Work to be completed — For this exercise, reproduce the entries below exactly, but only from the line containing "What is -11281/(-148*121" through the line containing "Answer: -5505634400657", both included.

Information —
↓

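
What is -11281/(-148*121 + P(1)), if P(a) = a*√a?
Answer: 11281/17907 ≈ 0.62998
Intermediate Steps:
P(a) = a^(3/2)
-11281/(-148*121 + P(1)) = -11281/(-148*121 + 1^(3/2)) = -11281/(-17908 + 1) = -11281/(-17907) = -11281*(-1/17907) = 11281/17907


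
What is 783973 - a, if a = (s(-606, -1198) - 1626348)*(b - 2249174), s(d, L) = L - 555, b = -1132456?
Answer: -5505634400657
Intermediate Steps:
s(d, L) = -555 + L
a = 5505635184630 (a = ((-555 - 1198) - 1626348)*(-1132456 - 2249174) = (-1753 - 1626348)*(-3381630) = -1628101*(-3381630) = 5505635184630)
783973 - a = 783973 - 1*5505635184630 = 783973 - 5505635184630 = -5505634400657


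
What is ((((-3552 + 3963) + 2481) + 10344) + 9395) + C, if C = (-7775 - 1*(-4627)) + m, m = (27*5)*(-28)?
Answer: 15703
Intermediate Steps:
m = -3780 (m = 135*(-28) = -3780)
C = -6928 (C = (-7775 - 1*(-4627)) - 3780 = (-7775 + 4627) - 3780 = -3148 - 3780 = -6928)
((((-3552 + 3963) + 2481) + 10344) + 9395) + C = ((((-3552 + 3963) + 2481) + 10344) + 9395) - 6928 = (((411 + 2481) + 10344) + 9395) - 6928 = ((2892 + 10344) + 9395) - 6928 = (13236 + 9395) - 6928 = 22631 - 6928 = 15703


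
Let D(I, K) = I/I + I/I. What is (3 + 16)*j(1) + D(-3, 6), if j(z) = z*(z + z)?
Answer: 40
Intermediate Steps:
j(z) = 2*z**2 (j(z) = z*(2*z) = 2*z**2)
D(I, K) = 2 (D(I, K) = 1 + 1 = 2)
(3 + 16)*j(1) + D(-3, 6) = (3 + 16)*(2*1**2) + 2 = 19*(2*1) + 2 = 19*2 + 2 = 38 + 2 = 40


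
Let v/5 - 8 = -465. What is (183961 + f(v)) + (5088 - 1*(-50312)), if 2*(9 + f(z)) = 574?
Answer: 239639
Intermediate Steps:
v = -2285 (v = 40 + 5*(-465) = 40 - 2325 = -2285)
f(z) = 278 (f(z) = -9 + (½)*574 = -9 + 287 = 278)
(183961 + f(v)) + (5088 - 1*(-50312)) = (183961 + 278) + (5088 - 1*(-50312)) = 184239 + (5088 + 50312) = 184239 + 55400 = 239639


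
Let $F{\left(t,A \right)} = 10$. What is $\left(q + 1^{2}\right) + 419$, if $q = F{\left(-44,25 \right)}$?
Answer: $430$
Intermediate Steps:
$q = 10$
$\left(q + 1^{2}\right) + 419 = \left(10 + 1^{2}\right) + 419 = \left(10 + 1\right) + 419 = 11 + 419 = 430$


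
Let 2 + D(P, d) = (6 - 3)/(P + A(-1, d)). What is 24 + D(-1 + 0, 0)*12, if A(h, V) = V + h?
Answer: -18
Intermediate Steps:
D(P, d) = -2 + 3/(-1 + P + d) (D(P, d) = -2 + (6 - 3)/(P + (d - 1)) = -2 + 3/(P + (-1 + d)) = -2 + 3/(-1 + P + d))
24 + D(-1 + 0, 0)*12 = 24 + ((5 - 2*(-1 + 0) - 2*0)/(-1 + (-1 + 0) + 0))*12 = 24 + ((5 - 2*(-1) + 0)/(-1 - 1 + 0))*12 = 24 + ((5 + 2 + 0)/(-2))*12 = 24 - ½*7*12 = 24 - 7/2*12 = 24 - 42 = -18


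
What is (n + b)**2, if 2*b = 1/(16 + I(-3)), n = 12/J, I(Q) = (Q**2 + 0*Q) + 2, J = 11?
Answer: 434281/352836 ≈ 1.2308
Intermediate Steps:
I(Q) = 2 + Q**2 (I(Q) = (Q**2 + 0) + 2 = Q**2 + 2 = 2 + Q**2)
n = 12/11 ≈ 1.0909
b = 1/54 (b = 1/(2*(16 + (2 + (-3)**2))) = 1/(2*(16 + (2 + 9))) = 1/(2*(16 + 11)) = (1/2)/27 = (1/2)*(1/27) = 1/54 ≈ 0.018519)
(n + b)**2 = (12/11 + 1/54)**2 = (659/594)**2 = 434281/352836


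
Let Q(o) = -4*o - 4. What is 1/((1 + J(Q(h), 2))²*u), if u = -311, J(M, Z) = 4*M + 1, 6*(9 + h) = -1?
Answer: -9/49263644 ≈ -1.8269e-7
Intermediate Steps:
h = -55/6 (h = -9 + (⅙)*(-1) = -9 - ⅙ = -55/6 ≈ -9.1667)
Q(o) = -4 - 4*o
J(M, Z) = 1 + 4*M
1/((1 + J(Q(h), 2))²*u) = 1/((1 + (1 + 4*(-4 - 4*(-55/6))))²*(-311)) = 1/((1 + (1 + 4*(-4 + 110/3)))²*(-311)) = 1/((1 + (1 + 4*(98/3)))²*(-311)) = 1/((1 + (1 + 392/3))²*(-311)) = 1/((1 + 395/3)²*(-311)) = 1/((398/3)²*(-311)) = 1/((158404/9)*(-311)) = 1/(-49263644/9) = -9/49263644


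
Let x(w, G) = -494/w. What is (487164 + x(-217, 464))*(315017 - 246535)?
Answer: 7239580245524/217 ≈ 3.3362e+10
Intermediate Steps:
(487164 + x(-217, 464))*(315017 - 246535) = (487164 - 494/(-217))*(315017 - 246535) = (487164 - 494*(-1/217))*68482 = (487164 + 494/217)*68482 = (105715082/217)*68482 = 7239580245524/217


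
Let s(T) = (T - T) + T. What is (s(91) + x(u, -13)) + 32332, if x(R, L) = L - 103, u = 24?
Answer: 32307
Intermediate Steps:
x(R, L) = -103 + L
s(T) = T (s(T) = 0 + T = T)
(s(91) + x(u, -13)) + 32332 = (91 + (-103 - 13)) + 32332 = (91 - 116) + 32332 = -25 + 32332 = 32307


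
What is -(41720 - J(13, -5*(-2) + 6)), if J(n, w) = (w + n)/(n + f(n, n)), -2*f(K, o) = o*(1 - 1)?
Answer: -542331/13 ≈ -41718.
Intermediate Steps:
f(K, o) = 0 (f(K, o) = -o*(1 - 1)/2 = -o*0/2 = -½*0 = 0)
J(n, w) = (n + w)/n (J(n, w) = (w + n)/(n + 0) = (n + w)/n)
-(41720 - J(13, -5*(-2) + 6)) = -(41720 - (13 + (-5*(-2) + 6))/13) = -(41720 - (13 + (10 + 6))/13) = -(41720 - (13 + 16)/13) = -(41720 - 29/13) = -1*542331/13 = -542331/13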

↑
↓

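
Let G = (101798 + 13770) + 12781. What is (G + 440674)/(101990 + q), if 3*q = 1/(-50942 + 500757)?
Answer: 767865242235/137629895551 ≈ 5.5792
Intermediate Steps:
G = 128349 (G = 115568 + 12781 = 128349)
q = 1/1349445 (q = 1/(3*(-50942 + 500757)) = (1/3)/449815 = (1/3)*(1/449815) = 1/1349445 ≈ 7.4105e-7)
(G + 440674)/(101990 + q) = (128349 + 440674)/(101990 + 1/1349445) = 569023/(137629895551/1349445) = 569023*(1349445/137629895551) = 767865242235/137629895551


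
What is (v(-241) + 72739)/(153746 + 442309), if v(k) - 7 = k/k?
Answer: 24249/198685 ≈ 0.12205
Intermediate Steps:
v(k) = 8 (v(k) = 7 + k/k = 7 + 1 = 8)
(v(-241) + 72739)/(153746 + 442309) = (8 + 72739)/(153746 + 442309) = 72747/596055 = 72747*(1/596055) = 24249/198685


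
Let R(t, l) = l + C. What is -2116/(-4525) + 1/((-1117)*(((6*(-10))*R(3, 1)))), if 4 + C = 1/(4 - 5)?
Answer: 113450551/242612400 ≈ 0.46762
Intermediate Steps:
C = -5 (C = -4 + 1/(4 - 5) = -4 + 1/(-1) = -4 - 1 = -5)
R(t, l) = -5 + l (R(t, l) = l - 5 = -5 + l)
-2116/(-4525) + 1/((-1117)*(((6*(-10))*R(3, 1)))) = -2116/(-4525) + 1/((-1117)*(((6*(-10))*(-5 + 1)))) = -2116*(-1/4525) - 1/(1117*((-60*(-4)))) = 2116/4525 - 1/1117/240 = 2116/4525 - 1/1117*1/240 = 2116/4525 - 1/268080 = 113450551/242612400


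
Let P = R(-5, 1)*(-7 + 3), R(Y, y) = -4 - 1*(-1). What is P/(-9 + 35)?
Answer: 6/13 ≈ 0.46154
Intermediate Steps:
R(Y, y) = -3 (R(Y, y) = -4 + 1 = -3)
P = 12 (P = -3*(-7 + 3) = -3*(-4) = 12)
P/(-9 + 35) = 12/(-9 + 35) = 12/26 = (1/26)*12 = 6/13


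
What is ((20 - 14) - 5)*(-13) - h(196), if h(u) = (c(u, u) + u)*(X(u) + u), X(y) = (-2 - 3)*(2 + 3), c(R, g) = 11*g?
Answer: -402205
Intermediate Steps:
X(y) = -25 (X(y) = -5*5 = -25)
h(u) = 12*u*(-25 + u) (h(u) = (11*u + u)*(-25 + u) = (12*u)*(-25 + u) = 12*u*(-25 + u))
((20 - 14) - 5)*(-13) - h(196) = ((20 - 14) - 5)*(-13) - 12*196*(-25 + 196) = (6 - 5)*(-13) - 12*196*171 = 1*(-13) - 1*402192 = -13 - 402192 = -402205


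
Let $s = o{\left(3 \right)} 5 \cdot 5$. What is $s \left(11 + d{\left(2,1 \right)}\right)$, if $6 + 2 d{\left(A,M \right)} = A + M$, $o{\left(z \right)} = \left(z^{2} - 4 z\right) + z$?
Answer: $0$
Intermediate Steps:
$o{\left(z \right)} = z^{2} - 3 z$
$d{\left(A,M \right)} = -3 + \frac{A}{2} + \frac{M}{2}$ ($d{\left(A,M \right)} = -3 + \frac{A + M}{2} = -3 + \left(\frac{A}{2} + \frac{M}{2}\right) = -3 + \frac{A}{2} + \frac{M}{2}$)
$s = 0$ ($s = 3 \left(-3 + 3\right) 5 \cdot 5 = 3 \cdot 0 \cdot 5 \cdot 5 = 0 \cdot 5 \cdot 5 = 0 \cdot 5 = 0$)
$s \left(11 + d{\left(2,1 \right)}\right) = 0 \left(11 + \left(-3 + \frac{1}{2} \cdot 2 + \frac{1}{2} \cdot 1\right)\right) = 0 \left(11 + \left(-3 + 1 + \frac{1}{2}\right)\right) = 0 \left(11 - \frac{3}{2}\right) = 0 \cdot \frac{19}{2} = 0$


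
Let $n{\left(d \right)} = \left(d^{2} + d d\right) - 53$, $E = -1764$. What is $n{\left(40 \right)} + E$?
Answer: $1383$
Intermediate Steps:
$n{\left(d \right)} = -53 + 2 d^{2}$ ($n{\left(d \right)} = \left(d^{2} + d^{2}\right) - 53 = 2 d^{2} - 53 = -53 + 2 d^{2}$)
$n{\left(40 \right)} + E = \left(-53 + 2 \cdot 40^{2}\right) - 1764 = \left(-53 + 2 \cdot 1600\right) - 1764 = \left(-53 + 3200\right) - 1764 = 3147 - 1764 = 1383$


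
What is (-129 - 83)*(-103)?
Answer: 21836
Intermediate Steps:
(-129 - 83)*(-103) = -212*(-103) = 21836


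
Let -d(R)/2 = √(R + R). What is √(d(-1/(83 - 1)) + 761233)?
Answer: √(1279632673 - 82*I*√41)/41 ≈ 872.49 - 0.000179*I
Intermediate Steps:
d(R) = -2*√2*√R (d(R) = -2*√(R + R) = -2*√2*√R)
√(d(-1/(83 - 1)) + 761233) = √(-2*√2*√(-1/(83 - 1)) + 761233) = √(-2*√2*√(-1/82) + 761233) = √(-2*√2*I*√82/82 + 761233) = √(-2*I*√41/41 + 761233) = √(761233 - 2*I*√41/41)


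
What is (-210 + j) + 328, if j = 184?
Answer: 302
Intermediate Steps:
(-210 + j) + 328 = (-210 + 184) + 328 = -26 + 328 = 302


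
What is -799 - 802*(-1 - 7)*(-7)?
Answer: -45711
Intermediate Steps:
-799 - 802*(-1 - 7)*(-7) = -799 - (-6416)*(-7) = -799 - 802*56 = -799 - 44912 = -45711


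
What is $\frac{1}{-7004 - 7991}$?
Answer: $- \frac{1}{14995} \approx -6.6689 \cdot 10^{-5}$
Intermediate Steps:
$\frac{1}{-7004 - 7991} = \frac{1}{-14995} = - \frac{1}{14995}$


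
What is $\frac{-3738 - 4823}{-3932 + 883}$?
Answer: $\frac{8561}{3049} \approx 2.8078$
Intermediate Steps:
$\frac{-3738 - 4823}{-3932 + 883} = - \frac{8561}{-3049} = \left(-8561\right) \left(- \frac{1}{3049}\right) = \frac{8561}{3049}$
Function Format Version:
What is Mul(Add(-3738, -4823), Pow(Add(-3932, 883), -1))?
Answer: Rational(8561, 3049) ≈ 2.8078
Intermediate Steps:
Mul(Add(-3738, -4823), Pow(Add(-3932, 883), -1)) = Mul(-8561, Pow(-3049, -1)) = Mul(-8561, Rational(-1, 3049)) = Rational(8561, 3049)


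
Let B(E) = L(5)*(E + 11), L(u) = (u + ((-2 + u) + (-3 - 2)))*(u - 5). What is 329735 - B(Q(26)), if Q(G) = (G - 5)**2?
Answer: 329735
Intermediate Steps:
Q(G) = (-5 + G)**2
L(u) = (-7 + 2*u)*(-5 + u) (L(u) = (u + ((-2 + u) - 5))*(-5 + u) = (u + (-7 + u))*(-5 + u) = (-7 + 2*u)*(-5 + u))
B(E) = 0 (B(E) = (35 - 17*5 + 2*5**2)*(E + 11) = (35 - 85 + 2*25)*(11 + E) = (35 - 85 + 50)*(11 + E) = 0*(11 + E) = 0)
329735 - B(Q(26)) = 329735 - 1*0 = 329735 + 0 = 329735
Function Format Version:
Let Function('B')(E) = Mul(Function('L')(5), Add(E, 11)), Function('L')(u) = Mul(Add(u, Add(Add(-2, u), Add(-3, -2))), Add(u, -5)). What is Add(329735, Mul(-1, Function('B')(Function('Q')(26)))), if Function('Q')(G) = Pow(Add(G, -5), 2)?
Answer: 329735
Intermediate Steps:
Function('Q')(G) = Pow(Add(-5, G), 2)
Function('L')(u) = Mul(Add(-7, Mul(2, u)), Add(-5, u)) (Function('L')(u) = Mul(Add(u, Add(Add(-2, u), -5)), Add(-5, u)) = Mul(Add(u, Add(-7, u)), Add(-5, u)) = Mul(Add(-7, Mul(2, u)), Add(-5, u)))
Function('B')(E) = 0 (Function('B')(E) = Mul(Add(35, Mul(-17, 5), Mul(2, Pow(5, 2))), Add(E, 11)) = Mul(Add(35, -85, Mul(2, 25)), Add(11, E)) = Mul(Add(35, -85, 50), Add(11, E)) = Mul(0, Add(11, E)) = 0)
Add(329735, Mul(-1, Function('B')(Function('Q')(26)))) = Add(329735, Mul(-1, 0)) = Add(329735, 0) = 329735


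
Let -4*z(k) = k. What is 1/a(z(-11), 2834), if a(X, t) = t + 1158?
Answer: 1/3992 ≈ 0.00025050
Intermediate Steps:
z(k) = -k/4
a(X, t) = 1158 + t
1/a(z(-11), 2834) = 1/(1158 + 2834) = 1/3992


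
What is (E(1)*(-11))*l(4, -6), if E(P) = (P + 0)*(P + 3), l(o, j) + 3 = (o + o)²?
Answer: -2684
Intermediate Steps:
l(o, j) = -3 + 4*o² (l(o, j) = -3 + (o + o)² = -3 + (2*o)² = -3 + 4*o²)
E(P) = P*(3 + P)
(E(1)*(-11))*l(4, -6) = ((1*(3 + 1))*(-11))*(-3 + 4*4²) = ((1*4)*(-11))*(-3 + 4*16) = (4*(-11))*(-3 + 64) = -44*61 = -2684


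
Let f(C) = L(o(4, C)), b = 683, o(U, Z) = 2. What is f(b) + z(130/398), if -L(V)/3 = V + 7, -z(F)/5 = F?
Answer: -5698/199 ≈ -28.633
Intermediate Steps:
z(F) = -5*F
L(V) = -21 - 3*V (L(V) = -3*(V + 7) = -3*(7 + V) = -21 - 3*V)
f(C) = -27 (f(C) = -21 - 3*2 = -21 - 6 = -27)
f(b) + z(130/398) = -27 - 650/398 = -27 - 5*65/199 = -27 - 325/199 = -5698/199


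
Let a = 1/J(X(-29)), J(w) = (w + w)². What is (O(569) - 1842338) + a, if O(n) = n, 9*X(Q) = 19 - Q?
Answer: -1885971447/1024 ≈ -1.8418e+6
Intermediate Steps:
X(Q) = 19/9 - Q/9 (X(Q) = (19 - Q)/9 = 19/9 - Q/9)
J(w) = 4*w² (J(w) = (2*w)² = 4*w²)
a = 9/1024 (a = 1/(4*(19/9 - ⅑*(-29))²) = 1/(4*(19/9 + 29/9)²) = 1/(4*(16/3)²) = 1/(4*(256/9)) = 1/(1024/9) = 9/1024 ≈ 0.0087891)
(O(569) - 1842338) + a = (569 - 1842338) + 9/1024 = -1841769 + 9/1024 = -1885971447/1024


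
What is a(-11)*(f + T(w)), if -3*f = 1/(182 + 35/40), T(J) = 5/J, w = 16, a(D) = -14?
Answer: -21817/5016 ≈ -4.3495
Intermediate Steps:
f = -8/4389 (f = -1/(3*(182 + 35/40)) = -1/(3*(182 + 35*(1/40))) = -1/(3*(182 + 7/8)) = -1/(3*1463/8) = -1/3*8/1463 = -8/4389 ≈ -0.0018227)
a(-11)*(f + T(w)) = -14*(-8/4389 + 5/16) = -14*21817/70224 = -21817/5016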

↑

Result —
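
What is -11281/(-148*121 + P(1)), if P(a) = a*√a?
Answer: 11281/17907 ≈ 0.62998
Intermediate Steps:
P(a) = a^(3/2)
-11281/(-148*121 + P(1)) = -11281/(-148*121 + 1^(3/2)) = -11281/(-17908 + 1) = -11281/(-17907) = -11281*(-1/17907) = 11281/17907


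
What is 783973 - a, if a = (s(-606, -1198) - 1626348)*(b - 2249174), s(d, L) = L - 555, b = -1132456?
Answer: -5505634400657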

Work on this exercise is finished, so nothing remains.